- Requirement: From the entries that follow, copy exactly the lines beginning at the line holding "In a reporter" and continuing through the line holding "- position 15: C→U".

- Input for this task:
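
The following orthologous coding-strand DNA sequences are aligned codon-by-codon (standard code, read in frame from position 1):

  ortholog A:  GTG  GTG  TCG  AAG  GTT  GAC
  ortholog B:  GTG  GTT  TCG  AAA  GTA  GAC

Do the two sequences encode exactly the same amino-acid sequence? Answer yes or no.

yes

Codon 1: GTG Val / GTG Val — identical.
Codon 2: GTG Val / GTT Val — synonymous.
Codon 3: TCG Ser / TCG Ser — identical.
Codon 4: AAG Lys / AAA Lys — synonymous.
Codon 5: GTT Val / GTA Val — synonymous.
Codon 6: GAC Asp / GAC Asp — identical.
Nonsynonymous differences: 0 → same protein.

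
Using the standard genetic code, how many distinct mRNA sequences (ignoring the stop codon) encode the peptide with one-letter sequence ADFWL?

Ala: 4 codons.
Asp: 2 codons.
Phe: 2 codons.
Trp: 1 codon.
Leu: 6 codons.
4 × 2 × 2 × 1 × 6 = 96.

96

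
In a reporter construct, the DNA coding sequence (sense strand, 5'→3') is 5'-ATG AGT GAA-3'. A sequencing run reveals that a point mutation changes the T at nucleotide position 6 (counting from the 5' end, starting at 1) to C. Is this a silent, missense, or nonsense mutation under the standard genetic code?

silent

Position 6 falls in codon 2: AGT → Ser.
After the substitution the codon is AGC → Ser.
Both encode Ser, so the change is synonymous.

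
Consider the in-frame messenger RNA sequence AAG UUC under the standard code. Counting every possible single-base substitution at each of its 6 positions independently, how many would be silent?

2

Codon 1 (AAG, Lys): 1 synonymous substitution.
Codon 2 (UUC, Phe): 1 synonymous substitution.
Total: 1 + 1 = 2.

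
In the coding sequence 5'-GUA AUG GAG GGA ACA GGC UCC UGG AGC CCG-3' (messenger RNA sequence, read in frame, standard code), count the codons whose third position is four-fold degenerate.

Codon 1 GUA (Val): third position 4-fold.
Codon 2 AUG (Met): third position 1-fold.
Codon 3 GAG (Glu): third position 2-fold.
Codon 4 GGA (Gly): third position 4-fold.
Codon 5 ACA (Thr): third position 4-fold.
Codon 6 GGC (Gly): third position 4-fold.
Codon 7 UCC (Ser): third position 4-fold.
Codon 8 UGG (Trp): third position 1-fold.
Codon 9 AGC (Ser): third position 2-fold.
Codon 10 CCG (Pro): third position 4-fold.
Four-fold degenerate third positions: 6.

6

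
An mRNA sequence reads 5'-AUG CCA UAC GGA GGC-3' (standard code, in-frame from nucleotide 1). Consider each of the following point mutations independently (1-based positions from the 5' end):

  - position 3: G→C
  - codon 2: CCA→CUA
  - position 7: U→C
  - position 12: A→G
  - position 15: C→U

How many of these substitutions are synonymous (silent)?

2

Codon 1: AUG (Met) → AUC (Ile) — missense.
Codon 2: CCA (Pro) → CUA (Leu) — missense.
Codon 3: UAC (Tyr) → CAC (His) — missense.
Codon 4: GGA (Gly) → GGG (Gly) — synonymous.
Codon 5: GGC (Gly) → GGU (Gly) — synonymous.
Synonymous: 2 of 5.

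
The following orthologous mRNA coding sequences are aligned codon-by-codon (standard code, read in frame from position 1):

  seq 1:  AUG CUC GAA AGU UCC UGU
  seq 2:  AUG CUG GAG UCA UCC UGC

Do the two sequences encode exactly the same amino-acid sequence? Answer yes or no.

yes

Codon 1: AUG Met / AUG Met — identical.
Codon 2: CUC Leu / CUG Leu — synonymous.
Codon 3: GAA Glu / GAG Glu — synonymous.
Codon 4: AGU Ser / UCA Ser — synonymous.
Codon 5: UCC Ser / UCC Ser — identical.
Codon 6: UGU Cys / UGC Cys — synonymous.
Nonsynonymous differences: 0 → same protein.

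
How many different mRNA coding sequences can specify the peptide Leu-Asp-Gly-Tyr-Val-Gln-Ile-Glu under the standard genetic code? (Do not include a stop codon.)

4608

Leu: 6 codons.
Asp: 2 codons.
Gly: 4 codons.
Tyr: 2 codons.
Val: 4 codons.
Gln: 2 codons.
Ile: 3 codons.
Glu: 2 codons.
6 × 2 × 4 × 2 × 4 × 2 × 3 × 2 = 4608.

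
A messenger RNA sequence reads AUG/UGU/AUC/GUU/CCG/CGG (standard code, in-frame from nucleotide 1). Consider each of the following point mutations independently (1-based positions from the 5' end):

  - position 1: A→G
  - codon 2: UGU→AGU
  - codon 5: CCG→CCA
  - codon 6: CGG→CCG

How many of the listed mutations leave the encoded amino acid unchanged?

Codon 1: AUG (Met) → GUG (Val) — missense.
Codon 2: UGU (Cys) → AGU (Ser) — missense.
Codon 5: CCG (Pro) → CCA (Pro) — synonymous.
Codon 6: CGG (Arg) → CCG (Pro) — missense.
Synonymous: 1 of 4.

1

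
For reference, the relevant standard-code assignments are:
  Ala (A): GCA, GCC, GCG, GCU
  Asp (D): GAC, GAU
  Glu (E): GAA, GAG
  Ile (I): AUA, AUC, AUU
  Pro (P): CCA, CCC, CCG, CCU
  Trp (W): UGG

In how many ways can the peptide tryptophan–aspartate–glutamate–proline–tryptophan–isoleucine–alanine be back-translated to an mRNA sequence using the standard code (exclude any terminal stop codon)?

Trp: 1 codon.
Asp: 2 codons.
Glu: 2 codons.
Pro: 4 codons.
Trp: 1 codon.
Ile: 3 codons.
Ala: 4 codons.
1 × 2 × 2 × 4 × 1 × 3 × 4 = 192.

192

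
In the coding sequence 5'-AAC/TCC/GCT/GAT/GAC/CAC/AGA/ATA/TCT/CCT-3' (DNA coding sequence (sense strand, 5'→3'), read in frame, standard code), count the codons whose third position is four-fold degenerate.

4

Codon 1 AAC (Asn): third position 2-fold.
Codon 2 TCC (Ser): third position 4-fold.
Codon 3 GCT (Ala): third position 4-fold.
Codon 4 GAT (Asp): third position 2-fold.
Codon 5 GAC (Asp): third position 2-fold.
Codon 6 CAC (His): third position 2-fold.
Codon 7 AGA (Arg): third position 2-fold.
Codon 8 ATA (Ile): third position 3-fold.
Codon 9 TCT (Ser): third position 4-fold.
Codon 10 CCT (Pro): third position 4-fold.
Four-fold degenerate third positions: 4.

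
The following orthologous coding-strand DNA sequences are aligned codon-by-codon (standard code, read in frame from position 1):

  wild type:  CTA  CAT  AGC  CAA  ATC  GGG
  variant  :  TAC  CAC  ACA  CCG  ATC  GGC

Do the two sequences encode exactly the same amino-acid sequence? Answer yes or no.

Codon 1: CTA Leu / TAC Tyr — nonsynonymous.
Codon 2: CAT His / CAC His — synonymous.
Codon 3: AGC Ser / ACA Thr — nonsynonymous.
Codon 4: CAA Gln / CCG Pro — nonsynonymous.
Codon 5: ATC Ile / ATC Ile — identical.
Codon 6: GGG Gly / GGC Gly — synonymous.
Nonsynonymous differences: 3 → different protein.

no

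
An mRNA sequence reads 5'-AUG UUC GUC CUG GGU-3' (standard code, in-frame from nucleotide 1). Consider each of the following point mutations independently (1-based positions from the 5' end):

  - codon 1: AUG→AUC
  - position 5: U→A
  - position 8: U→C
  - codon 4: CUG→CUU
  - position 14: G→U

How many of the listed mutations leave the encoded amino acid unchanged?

Codon 1: AUG (Met) → AUC (Ile) — missense.
Codon 2: UUC (Phe) → UAC (Tyr) — missense.
Codon 3: GUC (Val) → GCC (Ala) — missense.
Codon 4: CUG (Leu) → CUU (Leu) — synonymous.
Codon 5: GGU (Gly) → GUU (Val) — missense.
Synonymous: 1 of 5.

1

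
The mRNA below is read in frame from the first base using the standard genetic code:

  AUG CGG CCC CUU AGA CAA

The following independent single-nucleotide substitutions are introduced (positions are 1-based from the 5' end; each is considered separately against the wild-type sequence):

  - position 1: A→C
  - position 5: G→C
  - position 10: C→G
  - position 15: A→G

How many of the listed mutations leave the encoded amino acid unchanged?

1

Codon 1: AUG (Met) → CUG (Leu) — missense.
Codon 2: CGG (Arg) → CCG (Pro) — missense.
Codon 4: CUU (Leu) → GUU (Val) — missense.
Codon 5: AGA (Arg) → AGG (Arg) — synonymous.
Synonymous: 1 of 4.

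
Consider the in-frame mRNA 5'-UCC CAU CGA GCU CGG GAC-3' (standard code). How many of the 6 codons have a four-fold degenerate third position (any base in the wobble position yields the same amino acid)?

Codon 1 UCC (Ser): third position 4-fold.
Codon 2 CAU (His): third position 2-fold.
Codon 3 CGA (Arg): third position 4-fold.
Codon 4 GCU (Ala): third position 4-fold.
Codon 5 CGG (Arg): third position 4-fold.
Codon 6 GAC (Asp): third position 2-fold.
Four-fold degenerate third positions: 4.

4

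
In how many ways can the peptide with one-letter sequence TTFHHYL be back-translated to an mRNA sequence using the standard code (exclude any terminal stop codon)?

1536

Thr: 4 codons.
Thr: 4 codons.
Phe: 2 codons.
His: 2 codons.
His: 2 codons.
Tyr: 2 codons.
Leu: 6 codons.
4 × 4 × 2 × 2 × 2 × 2 × 6 = 1536.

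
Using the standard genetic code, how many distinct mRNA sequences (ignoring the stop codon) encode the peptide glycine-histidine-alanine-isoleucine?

96

Gly: 4 codons.
His: 2 codons.
Ala: 4 codons.
Ile: 3 codons.
4 × 2 × 4 × 3 = 96.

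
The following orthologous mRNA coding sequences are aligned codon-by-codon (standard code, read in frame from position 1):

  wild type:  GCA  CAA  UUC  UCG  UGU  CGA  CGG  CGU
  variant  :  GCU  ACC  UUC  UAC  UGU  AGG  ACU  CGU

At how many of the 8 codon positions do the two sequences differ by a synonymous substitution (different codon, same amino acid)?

Codon 1: GCA Ala / GCU Ala — synonymous.
Codon 2: CAA Gln / ACC Thr — nonsynonymous.
Codon 3: UUC Phe / UUC Phe — identical.
Codon 4: UCG Ser / UAC Tyr — nonsynonymous.
Codon 5: UGU Cys / UGU Cys — identical.
Codon 6: CGA Arg / AGG Arg — synonymous.
Codon 7: CGG Arg / ACU Thr — nonsynonymous.
Codon 8: CGU Arg / CGU Arg — identical.
Synonymous differences: 2.

2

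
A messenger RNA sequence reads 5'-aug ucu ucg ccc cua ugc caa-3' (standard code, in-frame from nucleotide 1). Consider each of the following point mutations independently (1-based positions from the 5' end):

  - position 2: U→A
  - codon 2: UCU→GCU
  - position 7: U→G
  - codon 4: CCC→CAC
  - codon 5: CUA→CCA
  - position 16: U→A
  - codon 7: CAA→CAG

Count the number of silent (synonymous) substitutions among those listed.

Codon 1: AUG (Met) → AAG (Lys) — missense.
Codon 2: UCU (Ser) → GCU (Ala) — missense.
Codon 3: UCG (Ser) → GCG (Ala) — missense.
Codon 4: CCC (Pro) → CAC (His) — missense.
Codon 5: CUA (Leu) → CCA (Pro) — missense.
Codon 6: UGC (Cys) → AGC (Ser) — missense.
Codon 7: CAA (Gln) → CAG (Gln) — synonymous.
Synonymous: 1 of 7.

1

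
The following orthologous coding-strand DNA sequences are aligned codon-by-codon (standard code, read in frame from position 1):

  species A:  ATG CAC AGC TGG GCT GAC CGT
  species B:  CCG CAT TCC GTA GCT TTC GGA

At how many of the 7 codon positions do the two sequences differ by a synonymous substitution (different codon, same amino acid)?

Codon 1: ATG Met / CCG Pro — nonsynonymous.
Codon 2: CAC His / CAT His — synonymous.
Codon 3: AGC Ser / TCC Ser — synonymous.
Codon 4: TGG Trp / GTA Val — nonsynonymous.
Codon 5: GCT Ala / GCT Ala — identical.
Codon 6: GAC Asp / TTC Phe — nonsynonymous.
Codon 7: CGT Arg / GGA Gly — nonsynonymous.
Synonymous differences: 2.

2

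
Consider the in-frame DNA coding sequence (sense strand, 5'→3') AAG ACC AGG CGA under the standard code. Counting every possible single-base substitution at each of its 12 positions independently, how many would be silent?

10

Codon 1 (AAG, Lys): 1 synonymous substitution.
Codon 2 (ACC, Thr): 3 synonymous substitutions.
Codon 3 (AGG, Arg): 2 synonymous substitutions.
Codon 4 (CGA, Arg): 4 synonymous substitutions.
Total: 1 + 3 + 2 + 4 = 10.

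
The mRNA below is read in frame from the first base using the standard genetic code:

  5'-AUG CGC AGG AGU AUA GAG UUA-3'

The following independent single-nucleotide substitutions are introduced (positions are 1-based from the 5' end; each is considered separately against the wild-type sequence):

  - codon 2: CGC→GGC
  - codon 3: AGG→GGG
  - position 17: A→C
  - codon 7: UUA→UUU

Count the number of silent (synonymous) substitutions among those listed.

Codon 2: CGC (Arg) → GGC (Gly) — missense.
Codon 3: AGG (Arg) → GGG (Gly) — missense.
Codon 6: GAG (Glu) → GCG (Ala) — missense.
Codon 7: UUA (Leu) → UUU (Phe) — missense.
Synonymous: 0 of 4.

0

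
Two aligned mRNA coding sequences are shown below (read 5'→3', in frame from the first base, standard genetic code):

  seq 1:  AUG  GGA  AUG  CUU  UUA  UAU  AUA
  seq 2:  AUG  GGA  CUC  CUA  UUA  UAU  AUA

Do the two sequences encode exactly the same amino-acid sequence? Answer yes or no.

Codon 1: AUG Met / AUG Met — identical.
Codon 2: GGA Gly / GGA Gly — identical.
Codon 3: AUG Met / CUC Leu — nonsynonymous.
Codon 4: CUU Leu / CUA Leu — synonymous.
Codon 5: UUA Leu / UUA Leu — identical.
Codon 6: UAU Tyr / UAU Tyr — identical.
Codon 7: AUA Ile / AUA Ile — identical.
Nonsynonymous differences: 1 → different protein.

no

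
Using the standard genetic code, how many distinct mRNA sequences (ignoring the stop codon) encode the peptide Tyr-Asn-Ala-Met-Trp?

Tyr: 2 codons.
Asn: 2 codons.
Ala: 4 codons.
Met: 1 codon.
Trp: 1 codon.
2 × 2 × 4 × 1 × 1 = 16.

16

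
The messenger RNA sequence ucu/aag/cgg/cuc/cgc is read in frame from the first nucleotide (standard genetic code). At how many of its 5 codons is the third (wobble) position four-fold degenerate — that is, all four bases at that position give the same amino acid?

4

Codon 1 UCU (Ser): third position 4-fold.
Codon 2 AAG (Lys): third position 2-fold.
Codon 3 CGG (Arg): third position 4-fold.
Codon 4 CUC (Leu): third position 4-fold.
Codon 5 CGC (Arg): third position 4-fold.
Four-fold degenerate third positions: 4.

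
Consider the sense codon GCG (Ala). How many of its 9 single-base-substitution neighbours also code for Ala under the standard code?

3

Position 1: none → 0 synonymous.
Position 2: none → 0 synonymous.
Position 3: GCT, GCC, GCA → 3 synonymous.
Total: 0 + 0 + 3 = 3.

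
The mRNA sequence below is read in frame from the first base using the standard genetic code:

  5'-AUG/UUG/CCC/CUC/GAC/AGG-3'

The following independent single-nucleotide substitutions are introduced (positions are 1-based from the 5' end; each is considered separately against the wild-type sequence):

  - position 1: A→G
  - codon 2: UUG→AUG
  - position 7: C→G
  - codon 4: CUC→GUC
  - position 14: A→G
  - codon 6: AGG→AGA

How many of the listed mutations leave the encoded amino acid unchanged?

Codon 1: AUG (Met) → GUG (Val) — missense.
Codon 2: UUG (Leu) → AUG (Met) — missense.
Codon 3: CCC (Pro) → GCC (Ala) — missense.
Codon 4: CUC (Leu) → GUC (Val) — missense.
Codon 5: GAC (Asp) → GGC (Gly) — missense.
Codon 6: AGG (Arg) → AGA (Arg) — synonymous.
Synonymous: 1 of 6.

1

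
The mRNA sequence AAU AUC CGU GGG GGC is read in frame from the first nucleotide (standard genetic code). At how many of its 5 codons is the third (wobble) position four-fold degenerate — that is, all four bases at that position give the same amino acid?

3

Codon 1 AAU (Asn): third position 2-fold.
Codon 2 AUC (Ile): third position 3-fold.
Codon 3 CGU (Arg): third position 4-fold.
Codon 4 GGG (Gly): third position 4-fold.
Codon 5 GGC (Gly): third position 4-fold.
Four-fold degenerate third positions: 3.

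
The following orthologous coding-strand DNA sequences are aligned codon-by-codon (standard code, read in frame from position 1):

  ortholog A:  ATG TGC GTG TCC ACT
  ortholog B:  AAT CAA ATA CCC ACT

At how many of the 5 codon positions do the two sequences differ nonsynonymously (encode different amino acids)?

Codon 1: ATG Met / AAT Asn — nonsynonymous.
Codon 2: TGC Cys / CAA Gln — nonsynonymous.
Codon 3: GTG Val / ATA Ile — nonsynonymous.
Codon 4: TCC Ser / CCC Pro — nonsynonymous.
Codon 5: ACT Thr / ACT Thr — identical.
Nonsynonymous differences: 4.

4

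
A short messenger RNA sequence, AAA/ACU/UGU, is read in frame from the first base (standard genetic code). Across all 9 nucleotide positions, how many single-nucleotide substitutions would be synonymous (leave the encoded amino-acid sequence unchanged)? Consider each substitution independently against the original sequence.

Codon 1 (AAA, Lys): 1 synonymous substitution.
Codon 2 (ACU, Thr): 3 synonymous substitutions.
Codon 3 (UGU, Cys): 1 synonymous substitution.
Total: 1 + 3 + 1 = 5.

5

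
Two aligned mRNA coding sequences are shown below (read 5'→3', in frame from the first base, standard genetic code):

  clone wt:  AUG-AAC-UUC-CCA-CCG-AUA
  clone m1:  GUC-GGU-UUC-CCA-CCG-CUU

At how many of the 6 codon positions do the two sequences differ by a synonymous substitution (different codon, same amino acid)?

0

Codon 1: AUG Met / GUC Val — nonsynonymous.
Codon 2: AAC Asn / GGU Gly — nonsynonymous.
Codon 3: UUC Phe / UUC Phe — identical.
Codon 4: CCA Pro / CCA Pro — identical.
Codon 5: CCG Pro / CCG Pro — identical.
Codon 6: AUA Ile / CUU Leu — nonsynonymous.
Synonymous differences: 0.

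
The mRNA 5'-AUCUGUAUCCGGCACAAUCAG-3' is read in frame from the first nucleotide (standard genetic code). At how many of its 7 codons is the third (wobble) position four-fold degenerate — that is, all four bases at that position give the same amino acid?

Codon 1 AUC (Ile): third position 3-fold.
Codon 2 UGU (Cys): third position 2-fold.
Codon 3 AUC (Ile): third position 3-fold.
Codon 4 CGG (Arg): third position 4-fold.
Codon 5 CAC (His): third position 2-fold.
Codon 6 AAU (Asn): third position 2-fold.
Codon 7 CAG (Gln): third position 2-fold.
Four-fold degenerate third positions: 1.

1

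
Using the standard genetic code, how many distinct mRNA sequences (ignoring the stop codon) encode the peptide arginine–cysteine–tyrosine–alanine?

96

Arg: 6 codons.
Cys: 2 codons.
Tyr: 2 codons.
Ala: 4 codons.
6 × 2 × 2 × 4 = 96.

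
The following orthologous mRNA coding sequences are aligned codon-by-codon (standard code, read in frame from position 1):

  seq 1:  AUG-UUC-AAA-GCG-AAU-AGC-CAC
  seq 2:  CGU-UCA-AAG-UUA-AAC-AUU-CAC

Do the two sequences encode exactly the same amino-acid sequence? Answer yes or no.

no

Codon 1: AUG Met / CGU Arg — nonsynonymous.
Codon 2: UUC Phe / UCA Ser — nonsynonymous.
Codon 3: AAA Lys / AAG Lys — synonymous.
Codon 4: GCG Ala / UUA Leu — nonsynonymous.
Codon 5: AAU Asn / AAC Asn — synonymous.
Codon 6: AGC Ser / AUU Ile — nonsynonymous.
Codon 7: CAC His / CAC His — identical.
Nonsynonymous differences: 4 → different protein.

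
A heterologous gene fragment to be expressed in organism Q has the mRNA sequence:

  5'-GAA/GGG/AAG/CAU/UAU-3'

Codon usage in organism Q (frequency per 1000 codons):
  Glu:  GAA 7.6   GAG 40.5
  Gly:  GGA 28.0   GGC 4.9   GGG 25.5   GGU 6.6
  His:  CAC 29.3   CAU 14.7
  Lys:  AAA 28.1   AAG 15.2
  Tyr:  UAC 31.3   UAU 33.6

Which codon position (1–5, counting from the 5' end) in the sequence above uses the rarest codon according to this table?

Codon 1 GAA (Glu): 7.6 per 1000.
Codon 2 GGG (Gly): 25.5 per 1000.
Codon 3 AAG (Lys): 15.2 per 1000.
Codon 4 CAU (His): 14.7 per 1000.
Codon 5 UAU (Tyr): 33.6 per 1000.
Lowest frequency is 7.6 at codon 1.

1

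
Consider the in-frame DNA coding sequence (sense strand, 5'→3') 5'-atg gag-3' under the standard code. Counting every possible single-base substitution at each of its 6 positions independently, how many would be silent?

1

Codon 1 (ATG, Met): 0 synonymous substitutions.
Codon 2 (GAG, Glu): 1 synonymous substitution.
Total: 0 + 1 = 1.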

- Worked solution:
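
In a reporter construct, the DNA coding sequence (sense strand, 5'→3') is 5'-ATG AGT GAA-3'. A sequencing run reveals that a point mutation changes the T at nucleotide position 6 (counting from the 5' end, starting at 1) to C. Is this a silent, missense, or nonsense mutation under the standard genetic code?

silent

Position 6 falls in codon 2: AGT → Ser.
After the substitution the codon is AGC → Ser.
Both encode Ser, so the change is synonymous.

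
Consider the in-frame messenger RNA sequence AAG UUC under the standard code. Counting every possible single-base substitution at each of its 6 positions independently, how many would be silent?

2

Codon 1 (AAG, Lys): 1 synonymous substitution.
Codon 2 (UUC, Phe): 1 synonymous substitution.
Total: 1 + 1 = 2.

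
In the coding sequence 5'-GUA AUG GAG GGA ACA GGC UCC UGG AGC CCG-3' (messenger RNA sequence, read in frame, standard code), count the codons whose third position is four-fold degenerate.

Codon 1 GUA (Val): third position 4-fold.
Codon 2 AUG (Met): third position 1-fold.
Codon 3 GAG (Glu): third position 2-fold.
Codon 4 GGA (Gly): third position 4-fold.
Codon 5 ACA (Thr): third position 4-fold.
Codon 6 GGC (Gly): third position 4-fold.
Codon 7 UCC (Ser): third position 4-fold.
Codon 8 UGG (Trp): third position 1-fold.
Codon 9 AGC (Ser): third position 2-fold.
Codon 10 CCG (Pro): third position 4-fold.
Four-fold degenerate third positions: 6.

6

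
An mRNA sequence reads 5'-AUG CCA UAC GGA GGC-3' (standard code, in-frame from nucleotide 1). Consider each of the following point mutations independently (1-based positions from the 5' end):

  - position 3: G→C
  - codon 2: CCA→CUA
  - position 7: U→C
  - position 12: A→G
  - position 15: C→U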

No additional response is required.